(Given records)

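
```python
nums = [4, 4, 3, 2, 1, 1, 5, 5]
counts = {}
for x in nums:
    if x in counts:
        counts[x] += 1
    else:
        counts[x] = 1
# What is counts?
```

Initial: counts = {}, nums = [4, 4, 3, 2, 1, 1, 5, 5]
See 4: counts = {4: 1}
See 4: counts = {4: 2}
See 3: counts = {4: 2, 3: 1}
See 2: counts = {4: 2, 3: 1, 2: 1}
See 1: counts = {4: 2, 3: 1, 2: 1, 1: 1}
See 1: counts = {4: 2, 3: 1, 2: 1, 1: 2}
See 5: counts = {4: 2, 3: 1, 2: 1, 1: 2, 5: 1}
See 5: counts = {4: 2, 3: 1, 2: 1, 1: 2, 5: 2}

{4: 2, 3: 1, 2: 1, 1: 2, 5: 2}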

(End Given records)

» **What the exercise asks**: Each line of the material above needs repeating verbatim.

» **Output**:
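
```python
nums = [4, 4, 3, 2, 1, 1, 5, 5]
counts = {}
for x in nums:
    if x in counts:
        counts[x] += 1
    else:
        counts[x] = 1
# What is counts?
```

Initial: counts = {}, nums = [4, 4, 3, 2, 1, 1, 5, 5]
See 4: counts = {4: 1}
See 4: counts = {4: 2}
See 3: counts = {4: 2, 3: 1}
See 2: counts = {4: 2, 3: 1, 2: 1}
See 1: counts = {4: 2, 3: 1, 2: 1, 1: 1}
See 1: counts = {4: 2, 3: 1, 2: 1, 1: 2}
See 5: counts = {4: 2, 3: 1, 2: 1, 1: 2, 5: 1}
See 5: counts = {4: 2, 3: 1, 2: 1, 1: 2, 5: 2}

{4: 2, 3: 1, 2: 1, 1: 2, 5: 2}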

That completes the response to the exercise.